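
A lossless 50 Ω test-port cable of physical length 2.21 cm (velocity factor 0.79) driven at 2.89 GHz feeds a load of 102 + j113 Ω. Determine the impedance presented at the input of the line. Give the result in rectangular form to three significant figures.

λ = v/f = 0.79·c / 2.89 GHz = 0.082 m
βl = 2π·l/λ = 2π × 0.269 = 97°
tan(βl) = tan(97°) = -8.13
Z_in = Z_0·(Z_L + jZ_0·tanβl)/(Z_0 + jZ_L·tanβl)
     = 50·(102 − j293)/(968 − j829)

Z_in ≈ 10.5 − j6.14 Ω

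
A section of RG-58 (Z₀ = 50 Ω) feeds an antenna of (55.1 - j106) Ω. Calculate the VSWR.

VSWR ≈ 5.92

Γ = (Z_L − Z_0)/(Z_L + Z_0) = (5.1 − j106)/(105.1 − j106)
|Γ| = 106/149 = 0.711
VSWR = (1 + |Γ|)/(1 − |Γ|) = 1.71/0.289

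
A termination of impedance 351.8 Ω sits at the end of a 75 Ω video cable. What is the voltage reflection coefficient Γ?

Γ = 0.649

Γ = (Z_L − Z_0)/(Z_L + Z_0) = (351.8 − 75)/(351.8 + 75) = 276.8/426.8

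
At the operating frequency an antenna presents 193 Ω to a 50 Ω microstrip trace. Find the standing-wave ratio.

Γ = (193 − 50)/(193 + 50) = 0.588
VSWR = (1 + 0.588)/(1 − 0.588)

VSWR ≈ 3.86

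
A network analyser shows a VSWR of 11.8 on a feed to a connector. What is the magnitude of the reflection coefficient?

|Γ| ≈ 0.844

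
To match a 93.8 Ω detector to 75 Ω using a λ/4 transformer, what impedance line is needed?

Z_qwt = √(Z_0·R_L) = √(75 × 93.8) = √7035

Z_qwt ≈ 83.9 Ω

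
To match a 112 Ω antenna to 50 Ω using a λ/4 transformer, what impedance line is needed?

Z_qwt = √(Z_0·R_L) = √(50 × 112) = √5600

Z_qwt ≈ 74.8 Ω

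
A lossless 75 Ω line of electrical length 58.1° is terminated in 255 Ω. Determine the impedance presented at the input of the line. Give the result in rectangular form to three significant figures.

tan(βl) = tan(58.1°) = 1.61
Z_in = Z_0·(Z_L + jZ_0·tanβl)/(Z_0 + jZ_L·tanβl)
     = 75·(255 + j120)/(75 + j410)

Z_in ≈ 29.6 − j41.3 Ω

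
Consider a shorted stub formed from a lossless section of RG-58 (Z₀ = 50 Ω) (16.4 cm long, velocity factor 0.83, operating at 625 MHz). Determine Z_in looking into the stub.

λ = v/f = 0.83·c / 625 MHz = 0.398 m
βl = 2π·l/λ = 2π × 0.412 = 148°
tan(βl) = -0.62
For a shorted stub, Z_in = jZ_0·tan(βl)

Z_in ≈ −j31 Ω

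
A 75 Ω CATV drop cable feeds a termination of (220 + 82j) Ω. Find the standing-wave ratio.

VSWR ≈ 3.39

Γ = (Z_L − Z_0)/(Z_L + Z_0) = (145 + j82)/(295 + j82)
|Γ| = 167/306 = 0.544
VSWR = (1 + |Γ|)/(1 − |Γ|) = 1.54/0.456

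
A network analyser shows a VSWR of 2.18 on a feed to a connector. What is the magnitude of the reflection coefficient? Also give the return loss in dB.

|Γ| = (S − 1)/(S + 1) = (2.18 − 1)/(2.18 + 1) = 1.18/3.18
RL = −20·log₁₀|Γ| = −20·log₁₀(0.371)

|Γ| ≈ 0.371; return loss ≈ 8.61 dB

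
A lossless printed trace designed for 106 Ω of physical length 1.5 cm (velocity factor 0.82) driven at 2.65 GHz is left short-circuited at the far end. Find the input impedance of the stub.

Z_in ≈ +j171 Ω

λ = v/f = 0.82·c / 2.65 GHz = 0.0928 m
βl = 2π·l/λ = 2π × 0.162 = 58.2°
tan(βl) = 1.61
For a short-circuited stub, Z_in = jZ_0·tan(βl)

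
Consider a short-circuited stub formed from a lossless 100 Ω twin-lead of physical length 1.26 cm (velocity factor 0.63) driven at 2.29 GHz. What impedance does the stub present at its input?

Z_in ≈ +j143 Ω

λ = v/f = 0.63·c / 2.29 GHz = 0.0825 m
βl = 2π·l/λ = 2π × 0.153 = 55°
tan(βl) = 1.43
For a short-circuited stub, Z_in = jZ_0·tan(βl)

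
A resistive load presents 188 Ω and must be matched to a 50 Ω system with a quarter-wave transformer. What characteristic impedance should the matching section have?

Z_qwt = √(Z_0·R_L) = √(50 × 188) = √9400

Z_qwt ≈ 97 Ω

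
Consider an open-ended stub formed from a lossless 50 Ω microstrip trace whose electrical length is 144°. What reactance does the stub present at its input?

X_in ≈ 68.8 Ω (inductive)

tan(βl) = -0.727
For an open-ended stub, Z_in = −jZ_0·cot(βl) = −jZ_0/tan(βl)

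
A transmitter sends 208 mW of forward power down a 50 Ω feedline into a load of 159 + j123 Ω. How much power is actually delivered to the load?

|Γ| = |(109 + j123)/(209 + j123)| = 0.678
|Γ|² = 0.459
P_refl = |Γ|²·P_inc = 95.5 mW, P_del = (1 − |Γ|²)·P_inc = 112 mW

P_delivered ≈ 112 mW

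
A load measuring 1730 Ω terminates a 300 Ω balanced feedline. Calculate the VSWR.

Γ = (1730 − 300)/(1730 + 300) = 0.704
VSWR = (1 + 0.704)/(1 − 0.704)

VSWR ≈ 5.77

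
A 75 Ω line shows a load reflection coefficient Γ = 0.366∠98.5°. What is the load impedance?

Z_L ≈ 52.3 + j43.7 Ω

Z_L = Z_0·(1 + Γ)/(1 − Γ) = 75·(0.946 + j0.362)/(1.05 − j0.362)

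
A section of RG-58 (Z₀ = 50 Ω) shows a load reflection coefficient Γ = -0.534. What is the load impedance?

Z_L ≈ 15.2 Ω

Z_L = Z_0·(1 + Γ)/(1 − Γ) = 50·(0.466)/(1.53)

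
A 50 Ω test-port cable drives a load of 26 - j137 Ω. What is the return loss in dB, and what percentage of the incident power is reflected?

RL ≈ 1.03 dB; 78.8% of incident power reflected

Γ = (-24 − j137)/(76 − j137), |Γ| = 0.888
RL = −20·log₁₀(0.888) = 1.03 dB
P_refl/P_inc = |Γ|² = 0.788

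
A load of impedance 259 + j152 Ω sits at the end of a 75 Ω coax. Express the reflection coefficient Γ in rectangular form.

Γ = (Z_L − Z_0)/(Z_L + Z_0) = (184 + j152)/(334 + j152)

Γ ≈ 0.628 + j0.169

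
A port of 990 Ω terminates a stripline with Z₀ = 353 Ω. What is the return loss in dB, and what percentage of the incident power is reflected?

RL ≈ 6.48 dB; 22.5% of incident power reflected

Γ = (990 − 353)/(990 + 353) = 0.474
RL = −20·log₁₀(0.474) = 6.48 dB
P_refl/P_inc = |Γ|² = 0.225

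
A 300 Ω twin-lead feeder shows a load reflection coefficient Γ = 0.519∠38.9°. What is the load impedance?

Z_L = Z_0·(1 + Γ)/(1 − Γ) = 300·(1.4 + j0.326)/(0.596 − j0.326)

Z_L ≈ 475 + j424 Ω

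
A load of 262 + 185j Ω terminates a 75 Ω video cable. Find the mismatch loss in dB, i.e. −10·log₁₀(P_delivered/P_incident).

mismatch loss ≈ 2.74 dB

Γ = (187 + j185)/(337 + j185), |Γ| = 0.684
|Γ|² = 0.468, so P_del/P_inc = 1 − |Γ|² = 0.532
ML = −10·log₁₀(1 − |Γ|²)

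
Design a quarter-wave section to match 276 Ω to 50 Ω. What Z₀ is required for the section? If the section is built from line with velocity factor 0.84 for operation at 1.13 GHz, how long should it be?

Z_qwt ≈ 117 Ω; length ≈ 5.58 cm

Z_qwt = √(Z_0·R_L) = √(50 × 276) = √13800
λ = 0.84·c/f = 0.223 m, so l = λ/4 = 0.0558 m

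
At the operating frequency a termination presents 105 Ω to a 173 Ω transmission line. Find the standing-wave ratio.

VSWR ≈ 1.65

For a purely resistive load, VSWR = R_L/Z_0 or Z_0/R_L (whichever > 1) = 173/105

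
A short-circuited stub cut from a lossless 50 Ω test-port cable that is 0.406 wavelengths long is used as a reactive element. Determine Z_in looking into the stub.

Z_in ≈ −j33.5 Ω

βl = 2π × 0.406 = 146°
tan(βl) = -0.67
For a short-circuited stub, Z_in = jZ_0·tan(βl)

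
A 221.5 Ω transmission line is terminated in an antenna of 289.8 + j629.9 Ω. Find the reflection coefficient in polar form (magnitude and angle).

Γ ≈ 0.781 ∠ 32.9°

Γ = (Z_L − Z_0)/(Z_L + Z_0) = (68.3 + j629.9)/(511.3 + j629.9)
|Γ| = 634/811 = 0.781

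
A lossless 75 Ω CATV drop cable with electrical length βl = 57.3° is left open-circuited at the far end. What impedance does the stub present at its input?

Z_in ≈ −j48.1 Ω

tan(βl) = 1.56
For an open-circuited stub, Z_in = −jZ_0·cot(βl) = −jZ_0/tan(βl)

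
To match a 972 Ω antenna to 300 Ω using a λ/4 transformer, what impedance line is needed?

Z_qwt = √(Z_0·R_L) = √(300 × 972) = √291600

Z_qwt ≈ 540 Ω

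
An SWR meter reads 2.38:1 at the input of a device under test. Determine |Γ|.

|Γ| = (S − 1)/(S + 1) = (2.38 − 1)/(2.38 + 1) = 1.38/3.38

|Γ| ≈ 0.408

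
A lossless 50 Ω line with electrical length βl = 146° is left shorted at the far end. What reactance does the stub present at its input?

X_in ≈ -33.7 Ω (capacitive)

tan(βl) = -0.675
For a shorted stub, Z_in = jZ_0·tan(βl)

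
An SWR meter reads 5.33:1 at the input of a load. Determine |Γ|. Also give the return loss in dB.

|Γ| ≈ 0.684; return loss ≈ 3.3 dB

|Γ| = (S − 1)/(S + 1) = (5.33 − 1)/(5.33 + 1) = 4.33/6.33
RL = −20·log₁₀|Γ| = −20·log₁₀(0.684)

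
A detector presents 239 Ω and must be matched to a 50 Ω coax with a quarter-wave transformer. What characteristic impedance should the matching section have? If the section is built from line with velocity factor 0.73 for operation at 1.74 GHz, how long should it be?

Z_qwt = √(Z_0·R_L) = √(50 × 239) = √11950
λ = 0.73·c/f = 0.126 m, so l = λ/4 = 0.0315 m

Z_qwt ≈ 109 Ω; length ≈ 3.15 cm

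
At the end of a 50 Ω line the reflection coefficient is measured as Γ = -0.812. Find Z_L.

Z_L = Z_0·(1 + Γ)/(1 − Γ) = 50·(0.188)/(1.81)

Z_L ≈ 5.19 Ω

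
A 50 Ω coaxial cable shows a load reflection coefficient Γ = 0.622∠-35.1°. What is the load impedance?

Z_L ≈ 83.1 − j96.9 Ω

Z_L = Z_0·(1 + Γ)/(1 − Γ) = 50·(1.51 − j0.358)/(0.491 + j0.358)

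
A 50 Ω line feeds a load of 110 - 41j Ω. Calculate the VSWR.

Γ = (Z_L − Z_0)/(Z_L + Z_0) = (60 − j41)/(160 − j41)
|Γ| = 72.7/165 = 0.44
VSWR = (1 + |Γ|)/(1 − |Γ|) = 1.44/0.56

VSWR ≈ 2.57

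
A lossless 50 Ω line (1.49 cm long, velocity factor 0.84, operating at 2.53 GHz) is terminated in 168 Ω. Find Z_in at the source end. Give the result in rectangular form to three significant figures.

λ = v/f = 0.84·c / 2.53 GHz = 0.0996 m
βl = 2π·l/λ = 2π × 0.15 = 53.9°
tan(βl) = tan(53.9°) = 1.37
Z_in = Z_0·(Z_L + jZ_0·tanβl)/(Z_0 + jZ_L·tanβl)
     = 50·(168 + j68.4)/(50 + j230)

Z_in ≈ 21.8 − j31.8 Ω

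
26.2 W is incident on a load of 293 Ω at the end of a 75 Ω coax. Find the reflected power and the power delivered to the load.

P_reflected ≈ 9.19 W; P_delivered ≈ 17 W

Γ = (293 − 75)/(293 + 75) = 0.592
|Γ|² = 0.351
P_refl = |Γ|²·P_inc = 9.19 W, P_del = (1 − |Γ|²)·P_inc = 17 W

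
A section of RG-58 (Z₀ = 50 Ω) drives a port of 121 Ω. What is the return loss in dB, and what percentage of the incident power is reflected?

RL ≈ 7.63 dB; 17.2% of incident power reflected

Γ = (121 − 50)/(121 + 50) = 0.415
RL = −20·log₁₀(0.415) = 7.63 dB
P_refl/P_inc = |Γ|² = 0.172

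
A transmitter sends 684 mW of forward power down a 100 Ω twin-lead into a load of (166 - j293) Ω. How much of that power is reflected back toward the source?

P_reflected ≈ 394 mW

|Γ| = |(66 − j293)/(266 − j293)| = 0.759
|Γ|² = 0.576
P_refl = |Γ|²·P_inc = 394 mW, P_del = (1 − |Γ|²)·P_inc = 290 mW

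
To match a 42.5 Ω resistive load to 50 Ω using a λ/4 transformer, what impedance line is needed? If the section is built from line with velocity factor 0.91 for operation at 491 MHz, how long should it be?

Z_qwt = √(Z_0·R_L) = √(50 × 42.5) = √2125
λ = 0.91·c/f = 0.556 m, so l = λ/4 = 0.139 m

Z_qwt ≈ 46.1 Ω; length ≈ 13.9 cm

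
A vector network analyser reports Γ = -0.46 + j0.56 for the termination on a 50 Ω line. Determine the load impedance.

Z_L = Z_0·(1 + Γ)/(1 − Γ) = 50·(0.54 + j0.56)/(1.46 − j0.56)

Z_L ≈ 9.71 + j22.9 Ω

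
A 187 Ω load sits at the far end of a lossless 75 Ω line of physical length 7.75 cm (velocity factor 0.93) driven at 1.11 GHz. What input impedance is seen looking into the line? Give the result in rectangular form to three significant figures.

Z_in ≈ 33.7 + j23.6 Ω

λ = v/f = 0.93·c / 1.11 GHz = 0.251 m
βl = 2π·l/λ = 2π × 0.308 = 111°
tan(βl) = tan(111°) = -2.61
Z_in = Z_0·(Z_L + jZ_0·tanβl)/(Z_0 + jZ_L·tanβl)
     = 75·(187 − j195)/(75 − j487)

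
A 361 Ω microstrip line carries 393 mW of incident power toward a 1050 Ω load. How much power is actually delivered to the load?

P_delivered ≈ 299 mW

Γ = (1050 − 361)/(1050 + 361) = 0.488
|Γ|² = 0.238
P_refl = |Γ|²·P_inc = 93.7 mW, P_del = (1 − |Γ|²)·P_inc = 299 mW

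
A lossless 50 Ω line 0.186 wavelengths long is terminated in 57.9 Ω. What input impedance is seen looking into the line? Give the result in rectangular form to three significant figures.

Z_in ≈ 44.9 − j4.76 Ω

βl = 2π × 0.186 = 67°
tan(βl) = tan(67°) = 2.35
Z_in = Z_0·(Z_L + jZ_0·tanβl)/(Z_0 + jZ_L·tanβl)
     = 50·(57.9 + j118)/(50 + j136)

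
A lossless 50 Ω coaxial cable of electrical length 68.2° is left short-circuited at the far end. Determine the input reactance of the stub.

X_in ≈ 125 Ω (inductive)

tan(βl) = 2.5
For a short-circuited stub, Z_in = jZ_0·tan(βl)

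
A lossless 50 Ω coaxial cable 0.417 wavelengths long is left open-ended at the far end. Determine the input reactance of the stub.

βl = 2π × 0.417 = 150°
tan(βl) = -0.575
For an open-ended stub, Z_in = −jZ_0·cot(βl) = −jZ_0/tan(βl)

X_in ≈ 87 Ω (inductive)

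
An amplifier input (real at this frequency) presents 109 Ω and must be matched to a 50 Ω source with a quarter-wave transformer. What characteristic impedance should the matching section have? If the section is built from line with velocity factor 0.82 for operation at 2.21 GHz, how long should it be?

Z_qwt ≈ 73.8 Ω; length ≈ 2.78 cm

Z_qwt = √(Z_0·R_L) = √(50 × 109) = √5450
λ = 0.82·c/f = 0.111 m, so l = λ/4 = 0.0278 m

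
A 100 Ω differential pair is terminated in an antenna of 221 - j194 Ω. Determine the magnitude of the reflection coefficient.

|Γ| ≈ 0.61

Γ = (Z_L − Z_0)/(Z_L + Z_0) = (121 − j194)/(321 − j194)
|Γ| = 229/375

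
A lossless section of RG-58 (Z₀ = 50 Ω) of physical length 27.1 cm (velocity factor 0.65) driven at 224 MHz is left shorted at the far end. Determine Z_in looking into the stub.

Z_in ≈ −j123 Ω

λ = v/f = 0.65·c / 224 MHz = 0.871 m
βl = 2π·l/λ = 2π × 0.311 = 112°
tan(βl) = -2.47
For a shorted stub, Z_in = jZ_0·tan(βl)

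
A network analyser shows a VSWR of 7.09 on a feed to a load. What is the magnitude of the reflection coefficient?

|Γ| ≈ 0.753

|Γ| = (S − 1)/(S + 1) = (7.09 − 1)/(7.09 + 1) = 6.09/8.09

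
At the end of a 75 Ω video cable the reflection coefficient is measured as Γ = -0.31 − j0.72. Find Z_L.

Z_L = Z_0·(1 + Γ)/(1 − Γ) = 75·(0.69 − j0.72)/(1.31 + j0.72)

Z_L ≈ 12.9 − j48.3 Ω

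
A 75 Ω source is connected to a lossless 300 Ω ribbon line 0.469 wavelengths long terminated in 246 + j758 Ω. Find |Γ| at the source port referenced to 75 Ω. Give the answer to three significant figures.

βl = 2π × 0.469 = 169°
tan(βl) = -0.197
Z_in = Z_0·(Z_L + jZ_0·tanβl)/(Z_0 + jZ_L·tanβl) = 113 + j479 Ω
Γ_s = (Z_in − Z_s)/(Z_in + Z_s) = (37.5 + j479)/(188 + j479), |Γ_s| = 0.934

|Γ| ≈ 0.934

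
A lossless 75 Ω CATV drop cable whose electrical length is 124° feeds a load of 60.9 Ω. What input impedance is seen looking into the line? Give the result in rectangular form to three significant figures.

tan(βl) = tan(124°) = -1.48
Z_in = Z_0·(Z_L + jZ_0·tanβl)/(Z_0 + jZ_L·tanβl)
     = 75·(60.9 − j111)/(75 − j90.3)

Z_in ≈ 79.5 − j15.5 Ω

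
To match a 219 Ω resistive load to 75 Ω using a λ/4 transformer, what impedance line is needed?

Z_qwt = √(Z_0·R_L) = √(75 × 219) = √16420

Z_qwt ≈ 128 Ω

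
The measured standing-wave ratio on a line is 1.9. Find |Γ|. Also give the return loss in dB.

|Γ| ≈ 0.31; return loss ≈ 10.2 dB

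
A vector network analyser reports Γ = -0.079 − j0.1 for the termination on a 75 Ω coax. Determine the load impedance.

Z_L ≈ 62.8 − j12.8 Ω

Z_L = Z_0·(1 + Γ)/(1 − Γ) = 75·(0.921 − j0.1)/(1.08 + j0.1)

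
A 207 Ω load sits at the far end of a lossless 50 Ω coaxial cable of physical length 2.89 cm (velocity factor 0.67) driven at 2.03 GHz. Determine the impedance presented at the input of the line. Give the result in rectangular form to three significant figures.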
-------------------------
◆ **Work item**
Return only those lines that run from the one containing "A 75 Ω source" through the end of the entries, keeping each exactly as written.

◆ **Task response**
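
A 75 Ω source is connected to a lossless 300 Ω ribbon line 0.469 wavelengths long terminated in 246 + j758 Ω. Find |Γ| at the source port referenced to 75 Ω. Give the answer to three significant figures.

βl = 2π × 0.469 = 169°
tan(βl) = -0.197
Z_in = Z_0·(Z_L + jZ_0·tanβl)/(Z_0 + jZ_L·tanβl) = 113 + j479 Ω
Γ_s = (Z_in − Z_s)/(Z_in + Z_s) = (37.5 + j479)/(188 + j479), |Γ_s| = 0.934

|Γ| ≈ 0.934

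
A lossless 75 Ω CATV drop cable whose electrical length is 124° feeds a load of 60.9 Ω. What input impedance is seen looking into the line? Give the result in rectangular form to three significant figures.

tan(βl) = tan(124°) = -1.48
Z_in = Z_0·(Z_L + jZ_0·tanβl)/(Z_0 + jZ_L·tanβl)
     = 75·(60.9 − j111)/(75 − j90.3)

Z_in ≈ 79.5 − j15.5 Ω

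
To match a 219 Ω resistive load to 75 Ω using a λ/4 transformer, what impedance line is needed?

Z_qwt = √(Z_0·R_L) = √(75 × 219) = √16420

Z_qwt ≈ 128 Ω

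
The measured standing-wave ratio on a line is 1.9. Find |Γ|. Also give the return loss in dB.

|Γ| ≈ 0.31; return loss ≈ 10.2 dB

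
A vector network analyser reports Γ = -0.079 − j0.1 for the termination on a 75 Ω coax. Determine the load impedance.

Z_L ≈ 62.8 − j12.8 Ω

Z_L = Z_0·(1 + Γ)/(1 − Γ) = 75·(0.921 − j0.1)/(1.08 + j0.1)

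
A 207 Ω load sits at the far end of a lossless 50 Ω coaxial cable of physical length 2.89 cm (velocity factor 0.67) driven at 2.03 GHz. Determine the impedance presented at the input of the line. Give the result in rectangular form to three significant figures.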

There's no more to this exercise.